Dataset entries
========================

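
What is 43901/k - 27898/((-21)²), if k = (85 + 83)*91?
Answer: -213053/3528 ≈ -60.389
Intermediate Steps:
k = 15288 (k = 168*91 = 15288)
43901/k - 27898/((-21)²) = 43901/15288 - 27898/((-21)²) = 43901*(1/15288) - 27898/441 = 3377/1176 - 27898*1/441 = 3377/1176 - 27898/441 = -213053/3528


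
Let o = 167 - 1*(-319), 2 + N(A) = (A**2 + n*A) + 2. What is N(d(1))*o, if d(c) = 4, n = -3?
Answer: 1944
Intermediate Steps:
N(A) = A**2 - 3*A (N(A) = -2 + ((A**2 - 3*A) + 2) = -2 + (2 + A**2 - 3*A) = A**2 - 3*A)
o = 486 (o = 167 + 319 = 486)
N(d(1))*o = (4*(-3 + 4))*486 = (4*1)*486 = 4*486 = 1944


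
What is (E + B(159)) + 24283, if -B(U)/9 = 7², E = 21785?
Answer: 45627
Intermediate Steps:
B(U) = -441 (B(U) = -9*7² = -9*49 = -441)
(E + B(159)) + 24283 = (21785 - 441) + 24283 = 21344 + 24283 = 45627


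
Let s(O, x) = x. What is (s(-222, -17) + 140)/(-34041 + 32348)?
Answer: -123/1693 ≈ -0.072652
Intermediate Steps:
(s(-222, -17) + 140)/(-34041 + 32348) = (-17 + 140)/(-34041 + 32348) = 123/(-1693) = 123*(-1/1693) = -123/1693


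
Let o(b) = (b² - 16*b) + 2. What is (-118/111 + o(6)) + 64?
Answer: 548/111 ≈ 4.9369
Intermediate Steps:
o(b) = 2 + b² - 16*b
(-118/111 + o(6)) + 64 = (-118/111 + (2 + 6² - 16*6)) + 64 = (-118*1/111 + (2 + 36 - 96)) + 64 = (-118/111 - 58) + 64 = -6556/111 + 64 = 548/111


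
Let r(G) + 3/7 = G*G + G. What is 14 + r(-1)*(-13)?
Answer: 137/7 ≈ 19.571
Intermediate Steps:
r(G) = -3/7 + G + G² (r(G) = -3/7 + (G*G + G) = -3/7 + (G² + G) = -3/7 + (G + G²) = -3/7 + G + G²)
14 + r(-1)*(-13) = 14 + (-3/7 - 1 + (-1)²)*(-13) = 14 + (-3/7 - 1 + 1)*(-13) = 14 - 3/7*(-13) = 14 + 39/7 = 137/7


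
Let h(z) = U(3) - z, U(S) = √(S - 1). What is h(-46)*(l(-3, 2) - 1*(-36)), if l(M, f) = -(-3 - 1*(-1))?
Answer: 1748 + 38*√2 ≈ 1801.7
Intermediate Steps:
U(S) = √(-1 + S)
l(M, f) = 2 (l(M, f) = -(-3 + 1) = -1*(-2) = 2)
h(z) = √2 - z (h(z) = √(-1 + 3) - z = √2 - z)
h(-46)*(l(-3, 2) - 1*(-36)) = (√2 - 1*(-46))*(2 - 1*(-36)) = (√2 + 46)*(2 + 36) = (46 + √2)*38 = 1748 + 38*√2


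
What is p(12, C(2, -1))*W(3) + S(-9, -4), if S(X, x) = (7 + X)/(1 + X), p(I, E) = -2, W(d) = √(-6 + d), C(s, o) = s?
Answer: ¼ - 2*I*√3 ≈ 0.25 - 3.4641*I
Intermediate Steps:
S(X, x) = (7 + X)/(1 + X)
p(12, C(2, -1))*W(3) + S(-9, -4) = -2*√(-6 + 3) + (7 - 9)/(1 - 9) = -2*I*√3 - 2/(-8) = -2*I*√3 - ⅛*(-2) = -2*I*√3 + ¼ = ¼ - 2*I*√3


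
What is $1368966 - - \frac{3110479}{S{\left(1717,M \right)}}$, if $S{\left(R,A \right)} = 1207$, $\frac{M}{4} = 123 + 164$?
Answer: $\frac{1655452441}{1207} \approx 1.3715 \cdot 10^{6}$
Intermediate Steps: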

========================

Retype the records above, but only those lines that fall between the line containing "What is (E +" and the line containing "Let h(z) = U(3)", with both of those lines included, exactly as written.

• **Exercise solution**
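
What is (E + B(159)) + 24283, if -B(U)/9 = 7², E = 21785?
Answer: 45627
Intermediate Steps:
B(U) = -441 (B(U) = -9*7² = -9*49 = -441)
(E + B(159)) + 24283 = (21785 - 441) + 24283 = 21344 + 24283 = 45627


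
Let s(O, x) = x. What is (s(-222, -17) + 140)/(-34041 + 32348)?
Answer: -123/1693 ≈ -0.072652
Intermediate Steps:
(s(-222, -17) + 140)/(-34041 + 32348) = (-17 + 140)/(-34041 + 32348) = 123/(-1693) = 123*(-1/1693) = -123/1693


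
Let o(b) = (b² - 16*b) + 2. What is (-118/111 + o(6)) + 64?
Answer: 548/111 ≈ 4.9369
Intermediate Steps:
o(b) = 2 + b² - 16*b
(-118/111 + o(6)) + 64 = (-118/111 + (2 + 6² - 16*6)) + 64 = (-118*1/111 + (2 + 36 - 96)) + 64 = (-118/111 - 58) + 64 = -6556/111 + 64 = 548/111


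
Let r(G) + 3/7 = G*G + G. What is 14 + r(-1)*(-13)?
Answer: 137/7 ≈ 19.571
Intermediate Steps:
r(G) = -3/7 + G + G² (r(G) = -3/7 + (G*G + G) = -3/7 + (G² + G) = -3/7 + (G + G²) = -3/7 + G + G²)
14 + r(-1)*(-13) = 14 + (-3/7 - 1 + (-1)²)*(-13) = 14 + (-3/7 - 1 + 1)*(-13) = 14 - 3/7*(-13) = 14 + 39/7 = 137/7


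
Let h(z) = U(3) - z, U(S) = √(S - 1). What is h(-46)*(l(-3, 2) - 1*(-36)), if l(M, f) = -(-3 - 1*(-1))?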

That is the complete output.